• Goal of the exercise: Set down exactly the first line of the entries and every line after it, through the line with "E ::= lam x".
☆ ☆ ☆ ☆ ☆ ☆ ☆
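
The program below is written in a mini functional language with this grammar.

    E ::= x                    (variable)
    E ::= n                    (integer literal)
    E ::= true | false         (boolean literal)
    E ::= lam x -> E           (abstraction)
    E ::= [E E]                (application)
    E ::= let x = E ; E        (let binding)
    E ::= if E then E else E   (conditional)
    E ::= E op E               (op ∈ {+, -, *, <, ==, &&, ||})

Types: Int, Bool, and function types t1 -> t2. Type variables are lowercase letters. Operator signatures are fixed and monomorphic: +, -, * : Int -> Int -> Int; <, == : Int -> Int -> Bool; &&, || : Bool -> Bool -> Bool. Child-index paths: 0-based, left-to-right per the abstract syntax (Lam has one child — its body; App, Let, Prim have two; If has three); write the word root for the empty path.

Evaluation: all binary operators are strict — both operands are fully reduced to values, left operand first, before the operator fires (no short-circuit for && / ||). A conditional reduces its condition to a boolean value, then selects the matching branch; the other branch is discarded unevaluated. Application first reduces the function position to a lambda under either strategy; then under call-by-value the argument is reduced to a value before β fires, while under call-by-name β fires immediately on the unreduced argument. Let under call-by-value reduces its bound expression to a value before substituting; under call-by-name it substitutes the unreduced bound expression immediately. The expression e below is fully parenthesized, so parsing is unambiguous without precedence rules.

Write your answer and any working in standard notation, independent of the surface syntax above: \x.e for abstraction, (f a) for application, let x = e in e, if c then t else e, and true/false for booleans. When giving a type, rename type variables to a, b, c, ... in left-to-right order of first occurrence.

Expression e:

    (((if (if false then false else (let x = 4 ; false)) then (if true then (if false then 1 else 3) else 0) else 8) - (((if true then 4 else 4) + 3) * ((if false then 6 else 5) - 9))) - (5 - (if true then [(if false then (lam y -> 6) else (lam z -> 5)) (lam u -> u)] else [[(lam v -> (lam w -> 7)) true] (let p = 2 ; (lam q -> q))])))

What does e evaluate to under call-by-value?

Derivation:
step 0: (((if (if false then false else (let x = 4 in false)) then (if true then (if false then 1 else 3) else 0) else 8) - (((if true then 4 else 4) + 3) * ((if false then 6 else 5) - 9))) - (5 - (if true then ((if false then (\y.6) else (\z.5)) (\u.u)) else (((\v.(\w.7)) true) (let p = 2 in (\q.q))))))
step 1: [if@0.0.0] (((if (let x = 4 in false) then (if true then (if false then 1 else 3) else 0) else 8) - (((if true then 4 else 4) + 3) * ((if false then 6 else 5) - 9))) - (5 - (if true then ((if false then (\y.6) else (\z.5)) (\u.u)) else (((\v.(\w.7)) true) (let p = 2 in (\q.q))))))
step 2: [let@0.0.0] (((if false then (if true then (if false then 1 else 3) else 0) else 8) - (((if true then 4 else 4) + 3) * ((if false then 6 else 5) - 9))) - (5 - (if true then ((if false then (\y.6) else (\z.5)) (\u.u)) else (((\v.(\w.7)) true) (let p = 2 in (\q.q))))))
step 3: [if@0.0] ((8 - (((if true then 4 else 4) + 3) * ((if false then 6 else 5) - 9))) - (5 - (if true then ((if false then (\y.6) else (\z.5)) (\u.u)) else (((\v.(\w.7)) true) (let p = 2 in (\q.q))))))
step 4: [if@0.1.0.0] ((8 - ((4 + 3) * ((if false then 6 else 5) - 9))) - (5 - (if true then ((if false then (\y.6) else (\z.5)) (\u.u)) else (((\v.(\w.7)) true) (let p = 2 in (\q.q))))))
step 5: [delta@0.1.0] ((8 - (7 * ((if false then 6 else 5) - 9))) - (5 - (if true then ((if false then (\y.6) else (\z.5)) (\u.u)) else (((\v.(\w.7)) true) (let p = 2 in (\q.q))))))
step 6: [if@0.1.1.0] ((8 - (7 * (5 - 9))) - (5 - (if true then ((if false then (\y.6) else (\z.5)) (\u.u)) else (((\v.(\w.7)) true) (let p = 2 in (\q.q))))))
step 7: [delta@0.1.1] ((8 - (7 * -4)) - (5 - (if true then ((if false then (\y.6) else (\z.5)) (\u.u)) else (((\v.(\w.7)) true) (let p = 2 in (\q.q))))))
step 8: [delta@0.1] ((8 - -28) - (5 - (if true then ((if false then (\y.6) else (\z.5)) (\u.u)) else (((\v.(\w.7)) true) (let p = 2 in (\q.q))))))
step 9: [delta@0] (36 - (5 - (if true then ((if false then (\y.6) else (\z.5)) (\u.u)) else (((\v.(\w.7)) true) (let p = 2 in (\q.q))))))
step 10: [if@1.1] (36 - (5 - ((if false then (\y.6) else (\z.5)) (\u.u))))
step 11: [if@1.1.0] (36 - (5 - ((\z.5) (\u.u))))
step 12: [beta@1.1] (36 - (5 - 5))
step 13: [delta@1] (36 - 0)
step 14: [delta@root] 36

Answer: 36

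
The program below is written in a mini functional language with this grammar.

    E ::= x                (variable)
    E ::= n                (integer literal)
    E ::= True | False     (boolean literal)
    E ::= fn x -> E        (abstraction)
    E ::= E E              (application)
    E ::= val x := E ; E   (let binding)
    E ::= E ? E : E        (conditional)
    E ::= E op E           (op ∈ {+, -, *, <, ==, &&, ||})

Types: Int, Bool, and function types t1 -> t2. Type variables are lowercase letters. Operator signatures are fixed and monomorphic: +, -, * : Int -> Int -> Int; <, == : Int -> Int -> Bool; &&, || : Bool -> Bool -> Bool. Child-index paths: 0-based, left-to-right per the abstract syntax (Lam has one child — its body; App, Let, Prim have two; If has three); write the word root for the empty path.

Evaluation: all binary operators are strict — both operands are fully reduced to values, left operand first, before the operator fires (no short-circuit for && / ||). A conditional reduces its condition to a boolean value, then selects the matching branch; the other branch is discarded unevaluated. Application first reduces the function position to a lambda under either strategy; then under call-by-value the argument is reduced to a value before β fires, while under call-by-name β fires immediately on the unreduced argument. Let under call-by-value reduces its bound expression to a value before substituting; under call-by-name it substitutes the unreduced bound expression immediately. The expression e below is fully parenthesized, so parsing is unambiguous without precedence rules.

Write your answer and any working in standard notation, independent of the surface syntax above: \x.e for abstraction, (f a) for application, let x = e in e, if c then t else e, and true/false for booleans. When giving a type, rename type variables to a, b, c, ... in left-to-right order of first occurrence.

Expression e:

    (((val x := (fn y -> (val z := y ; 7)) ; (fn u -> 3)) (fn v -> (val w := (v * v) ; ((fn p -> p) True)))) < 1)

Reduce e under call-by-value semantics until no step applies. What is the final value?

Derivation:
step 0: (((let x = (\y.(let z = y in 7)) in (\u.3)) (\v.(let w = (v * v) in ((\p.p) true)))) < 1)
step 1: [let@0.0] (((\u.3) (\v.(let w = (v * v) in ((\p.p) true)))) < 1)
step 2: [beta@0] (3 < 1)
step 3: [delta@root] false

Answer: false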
☆ ☆ ☆ ☆ ☆ ☆ ☆
• Solved problem:
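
The program below is written in a mini functional language with this grammar.

    E ::= x                    (variable)
    E ::= n                    (integer literal)
    E ::= true | false         (boolean literal)
    E ::= lam x -> E           (abstraction)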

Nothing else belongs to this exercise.